> **Your objective**:
Which lines below contain "these"? Copy every one of them.

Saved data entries
____________

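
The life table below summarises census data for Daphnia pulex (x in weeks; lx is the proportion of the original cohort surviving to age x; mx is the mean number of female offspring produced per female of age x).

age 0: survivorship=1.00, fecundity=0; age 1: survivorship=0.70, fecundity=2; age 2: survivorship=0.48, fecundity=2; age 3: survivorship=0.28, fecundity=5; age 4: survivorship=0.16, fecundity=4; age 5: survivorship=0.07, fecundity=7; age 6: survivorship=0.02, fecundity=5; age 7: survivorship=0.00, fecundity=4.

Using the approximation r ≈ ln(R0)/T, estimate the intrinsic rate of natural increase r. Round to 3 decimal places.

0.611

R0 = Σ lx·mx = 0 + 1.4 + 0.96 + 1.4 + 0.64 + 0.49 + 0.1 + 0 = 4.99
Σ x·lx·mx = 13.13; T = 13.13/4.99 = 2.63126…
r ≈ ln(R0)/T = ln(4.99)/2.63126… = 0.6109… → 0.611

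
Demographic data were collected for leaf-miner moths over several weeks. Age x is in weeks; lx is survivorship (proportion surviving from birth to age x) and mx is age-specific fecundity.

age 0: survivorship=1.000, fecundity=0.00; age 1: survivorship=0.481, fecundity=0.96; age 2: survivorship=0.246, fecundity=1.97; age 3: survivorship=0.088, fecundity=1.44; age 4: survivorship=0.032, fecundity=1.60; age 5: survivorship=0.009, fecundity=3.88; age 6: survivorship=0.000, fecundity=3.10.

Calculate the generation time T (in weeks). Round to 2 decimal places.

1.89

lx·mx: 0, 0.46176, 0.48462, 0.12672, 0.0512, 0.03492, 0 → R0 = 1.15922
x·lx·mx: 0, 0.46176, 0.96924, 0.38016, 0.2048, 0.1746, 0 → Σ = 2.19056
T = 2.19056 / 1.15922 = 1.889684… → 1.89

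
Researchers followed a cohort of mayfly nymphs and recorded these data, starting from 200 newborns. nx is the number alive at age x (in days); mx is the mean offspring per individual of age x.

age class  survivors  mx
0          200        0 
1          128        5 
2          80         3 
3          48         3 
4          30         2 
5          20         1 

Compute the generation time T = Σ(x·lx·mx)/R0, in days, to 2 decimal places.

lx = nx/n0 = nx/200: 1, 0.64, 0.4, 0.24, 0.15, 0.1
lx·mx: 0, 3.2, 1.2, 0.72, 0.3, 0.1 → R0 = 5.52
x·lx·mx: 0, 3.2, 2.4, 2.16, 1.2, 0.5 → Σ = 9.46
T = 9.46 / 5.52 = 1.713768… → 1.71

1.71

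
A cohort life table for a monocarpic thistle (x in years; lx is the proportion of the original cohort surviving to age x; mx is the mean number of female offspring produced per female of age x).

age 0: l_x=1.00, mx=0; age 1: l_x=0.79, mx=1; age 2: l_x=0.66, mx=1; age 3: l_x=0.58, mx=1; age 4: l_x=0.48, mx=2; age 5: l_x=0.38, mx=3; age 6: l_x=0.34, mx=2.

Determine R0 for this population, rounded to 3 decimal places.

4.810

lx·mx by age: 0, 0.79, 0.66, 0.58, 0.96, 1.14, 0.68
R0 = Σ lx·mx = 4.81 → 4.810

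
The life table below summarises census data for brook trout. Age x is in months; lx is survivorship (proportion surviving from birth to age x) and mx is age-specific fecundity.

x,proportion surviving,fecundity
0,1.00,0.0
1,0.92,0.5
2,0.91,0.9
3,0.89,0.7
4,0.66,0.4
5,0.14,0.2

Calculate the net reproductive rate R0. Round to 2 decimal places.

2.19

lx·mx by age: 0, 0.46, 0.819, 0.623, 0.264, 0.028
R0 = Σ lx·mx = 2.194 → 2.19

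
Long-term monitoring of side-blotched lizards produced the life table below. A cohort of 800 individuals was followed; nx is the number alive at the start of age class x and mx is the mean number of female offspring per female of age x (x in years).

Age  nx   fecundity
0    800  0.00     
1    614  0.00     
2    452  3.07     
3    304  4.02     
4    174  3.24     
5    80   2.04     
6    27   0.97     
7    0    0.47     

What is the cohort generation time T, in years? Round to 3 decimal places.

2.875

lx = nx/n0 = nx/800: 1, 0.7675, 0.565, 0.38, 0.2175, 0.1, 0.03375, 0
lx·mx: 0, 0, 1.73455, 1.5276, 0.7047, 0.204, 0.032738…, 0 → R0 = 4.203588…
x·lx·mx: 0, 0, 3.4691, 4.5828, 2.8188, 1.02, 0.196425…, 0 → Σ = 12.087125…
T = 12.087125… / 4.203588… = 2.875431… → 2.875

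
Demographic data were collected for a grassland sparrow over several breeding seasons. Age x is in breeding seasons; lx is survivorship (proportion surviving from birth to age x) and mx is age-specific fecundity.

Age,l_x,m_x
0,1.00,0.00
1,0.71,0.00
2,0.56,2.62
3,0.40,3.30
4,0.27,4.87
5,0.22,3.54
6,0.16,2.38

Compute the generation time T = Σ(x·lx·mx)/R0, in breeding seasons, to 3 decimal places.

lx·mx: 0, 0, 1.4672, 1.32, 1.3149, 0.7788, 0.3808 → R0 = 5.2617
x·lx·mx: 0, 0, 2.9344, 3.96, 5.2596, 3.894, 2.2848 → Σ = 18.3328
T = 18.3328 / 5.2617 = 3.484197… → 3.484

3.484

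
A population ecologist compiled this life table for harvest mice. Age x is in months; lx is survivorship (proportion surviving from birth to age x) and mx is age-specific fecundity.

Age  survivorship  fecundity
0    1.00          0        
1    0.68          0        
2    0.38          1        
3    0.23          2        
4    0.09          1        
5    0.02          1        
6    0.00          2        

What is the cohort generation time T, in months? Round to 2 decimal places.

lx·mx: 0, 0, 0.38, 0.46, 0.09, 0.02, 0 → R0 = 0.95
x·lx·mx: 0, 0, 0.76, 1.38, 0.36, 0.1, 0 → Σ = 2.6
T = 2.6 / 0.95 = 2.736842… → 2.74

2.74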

____________

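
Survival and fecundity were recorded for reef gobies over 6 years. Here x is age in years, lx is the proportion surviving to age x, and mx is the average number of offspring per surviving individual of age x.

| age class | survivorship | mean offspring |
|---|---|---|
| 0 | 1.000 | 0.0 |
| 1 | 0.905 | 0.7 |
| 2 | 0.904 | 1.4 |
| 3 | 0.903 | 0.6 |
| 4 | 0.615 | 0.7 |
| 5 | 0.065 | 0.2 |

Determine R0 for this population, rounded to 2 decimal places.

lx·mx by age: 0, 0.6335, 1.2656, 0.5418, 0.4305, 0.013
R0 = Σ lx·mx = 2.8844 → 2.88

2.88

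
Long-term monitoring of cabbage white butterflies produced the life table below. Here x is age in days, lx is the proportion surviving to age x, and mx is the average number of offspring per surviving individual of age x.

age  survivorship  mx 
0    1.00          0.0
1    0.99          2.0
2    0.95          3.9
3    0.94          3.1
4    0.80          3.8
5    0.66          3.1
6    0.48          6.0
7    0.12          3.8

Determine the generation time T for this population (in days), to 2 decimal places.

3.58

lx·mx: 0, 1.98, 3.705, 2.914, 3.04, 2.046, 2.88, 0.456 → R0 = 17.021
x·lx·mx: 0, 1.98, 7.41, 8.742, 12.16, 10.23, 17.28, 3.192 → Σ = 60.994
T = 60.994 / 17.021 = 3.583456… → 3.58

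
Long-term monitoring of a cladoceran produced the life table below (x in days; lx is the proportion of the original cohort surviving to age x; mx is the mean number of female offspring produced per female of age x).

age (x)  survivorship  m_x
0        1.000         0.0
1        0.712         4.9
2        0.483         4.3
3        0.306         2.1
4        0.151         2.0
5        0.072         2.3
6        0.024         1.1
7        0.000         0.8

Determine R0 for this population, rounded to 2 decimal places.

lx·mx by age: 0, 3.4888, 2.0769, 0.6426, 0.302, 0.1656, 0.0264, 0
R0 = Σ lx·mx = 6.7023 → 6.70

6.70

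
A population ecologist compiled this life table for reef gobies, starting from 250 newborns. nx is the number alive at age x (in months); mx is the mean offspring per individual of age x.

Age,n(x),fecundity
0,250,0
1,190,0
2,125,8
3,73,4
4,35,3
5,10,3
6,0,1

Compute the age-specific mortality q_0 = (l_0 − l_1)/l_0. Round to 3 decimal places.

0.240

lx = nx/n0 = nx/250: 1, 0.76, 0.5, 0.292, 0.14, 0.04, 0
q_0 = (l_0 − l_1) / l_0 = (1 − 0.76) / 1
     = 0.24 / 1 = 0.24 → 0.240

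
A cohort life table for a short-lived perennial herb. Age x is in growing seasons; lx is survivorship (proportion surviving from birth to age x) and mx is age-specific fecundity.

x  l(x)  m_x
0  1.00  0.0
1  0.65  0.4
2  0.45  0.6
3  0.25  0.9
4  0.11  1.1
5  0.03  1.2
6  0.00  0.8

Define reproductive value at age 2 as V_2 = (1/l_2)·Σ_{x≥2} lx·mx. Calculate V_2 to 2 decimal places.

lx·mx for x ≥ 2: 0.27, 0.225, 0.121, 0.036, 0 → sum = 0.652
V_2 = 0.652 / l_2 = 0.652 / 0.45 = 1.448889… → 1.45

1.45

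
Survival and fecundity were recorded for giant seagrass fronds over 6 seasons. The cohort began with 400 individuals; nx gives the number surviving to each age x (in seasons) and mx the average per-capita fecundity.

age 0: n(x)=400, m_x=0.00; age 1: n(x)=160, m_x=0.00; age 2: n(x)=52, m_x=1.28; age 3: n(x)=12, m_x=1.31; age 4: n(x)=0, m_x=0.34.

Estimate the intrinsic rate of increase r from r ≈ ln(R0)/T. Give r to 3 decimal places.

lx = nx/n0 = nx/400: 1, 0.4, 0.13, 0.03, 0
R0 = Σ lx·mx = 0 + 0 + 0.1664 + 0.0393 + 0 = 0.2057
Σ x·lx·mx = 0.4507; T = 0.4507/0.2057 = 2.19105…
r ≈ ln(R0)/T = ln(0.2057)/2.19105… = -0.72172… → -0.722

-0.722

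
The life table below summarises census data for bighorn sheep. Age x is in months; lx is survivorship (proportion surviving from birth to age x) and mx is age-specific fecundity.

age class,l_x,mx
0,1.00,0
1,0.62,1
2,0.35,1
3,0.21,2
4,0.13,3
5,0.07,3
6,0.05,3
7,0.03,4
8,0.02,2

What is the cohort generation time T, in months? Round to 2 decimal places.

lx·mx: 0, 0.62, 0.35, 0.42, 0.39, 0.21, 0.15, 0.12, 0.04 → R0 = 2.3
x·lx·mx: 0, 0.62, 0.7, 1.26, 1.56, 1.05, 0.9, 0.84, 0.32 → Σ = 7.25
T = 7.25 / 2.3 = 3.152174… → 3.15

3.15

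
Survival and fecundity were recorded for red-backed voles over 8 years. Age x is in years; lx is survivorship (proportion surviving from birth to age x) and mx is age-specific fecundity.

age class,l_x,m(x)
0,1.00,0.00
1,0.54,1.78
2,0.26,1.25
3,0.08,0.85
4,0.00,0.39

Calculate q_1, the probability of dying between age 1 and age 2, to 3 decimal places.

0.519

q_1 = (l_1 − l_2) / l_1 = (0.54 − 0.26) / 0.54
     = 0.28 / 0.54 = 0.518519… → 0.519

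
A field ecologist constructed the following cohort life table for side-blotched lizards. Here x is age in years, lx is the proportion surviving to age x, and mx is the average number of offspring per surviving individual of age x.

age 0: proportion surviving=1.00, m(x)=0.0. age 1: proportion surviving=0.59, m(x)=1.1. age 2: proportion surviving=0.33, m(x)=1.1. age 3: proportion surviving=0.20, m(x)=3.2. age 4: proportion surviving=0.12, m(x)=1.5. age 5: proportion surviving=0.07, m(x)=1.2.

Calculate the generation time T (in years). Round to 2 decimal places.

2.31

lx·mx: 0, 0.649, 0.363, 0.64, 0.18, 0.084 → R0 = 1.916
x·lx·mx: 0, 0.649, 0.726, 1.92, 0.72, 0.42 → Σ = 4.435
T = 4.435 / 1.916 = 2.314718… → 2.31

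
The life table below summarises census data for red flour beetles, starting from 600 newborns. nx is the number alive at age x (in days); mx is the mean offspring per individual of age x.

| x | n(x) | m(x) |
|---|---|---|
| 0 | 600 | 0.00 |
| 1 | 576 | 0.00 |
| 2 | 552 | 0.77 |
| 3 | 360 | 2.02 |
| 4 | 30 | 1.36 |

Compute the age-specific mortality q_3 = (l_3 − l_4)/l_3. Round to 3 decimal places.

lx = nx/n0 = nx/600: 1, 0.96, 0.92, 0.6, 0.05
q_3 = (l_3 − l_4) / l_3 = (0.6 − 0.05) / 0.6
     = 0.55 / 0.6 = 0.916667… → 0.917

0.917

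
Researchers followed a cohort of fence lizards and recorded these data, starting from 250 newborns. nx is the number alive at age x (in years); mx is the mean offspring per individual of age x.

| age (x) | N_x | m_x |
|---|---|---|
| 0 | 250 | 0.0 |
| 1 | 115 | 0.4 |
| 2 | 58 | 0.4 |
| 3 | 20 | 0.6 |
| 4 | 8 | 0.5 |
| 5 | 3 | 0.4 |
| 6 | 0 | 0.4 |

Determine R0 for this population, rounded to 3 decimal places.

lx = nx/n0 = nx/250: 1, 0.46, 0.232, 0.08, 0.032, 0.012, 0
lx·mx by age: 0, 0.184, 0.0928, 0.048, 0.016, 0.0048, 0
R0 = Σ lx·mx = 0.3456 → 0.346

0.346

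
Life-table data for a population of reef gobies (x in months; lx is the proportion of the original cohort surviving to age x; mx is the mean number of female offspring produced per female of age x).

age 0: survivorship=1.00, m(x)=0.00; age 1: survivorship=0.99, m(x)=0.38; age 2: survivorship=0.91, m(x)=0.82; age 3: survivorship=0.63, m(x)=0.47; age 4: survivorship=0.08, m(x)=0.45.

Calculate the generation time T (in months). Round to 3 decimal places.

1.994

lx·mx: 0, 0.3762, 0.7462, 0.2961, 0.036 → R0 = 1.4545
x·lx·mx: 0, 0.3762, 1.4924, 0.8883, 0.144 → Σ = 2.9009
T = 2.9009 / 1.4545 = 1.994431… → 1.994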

____________

> **Answer to the problem**:
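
Researchers followed a cohort of mayfly nymphs and recorded these data, starting from 200 newborns. nx is the number alive at age x (in days); mx is the mean offspring per individual of age x.
Researchers followed a cohort of fence lizards and recorded these data, starting from 250 newborns. nx is the number alive at age x (in years); mx is the mean offspring per individual of age x.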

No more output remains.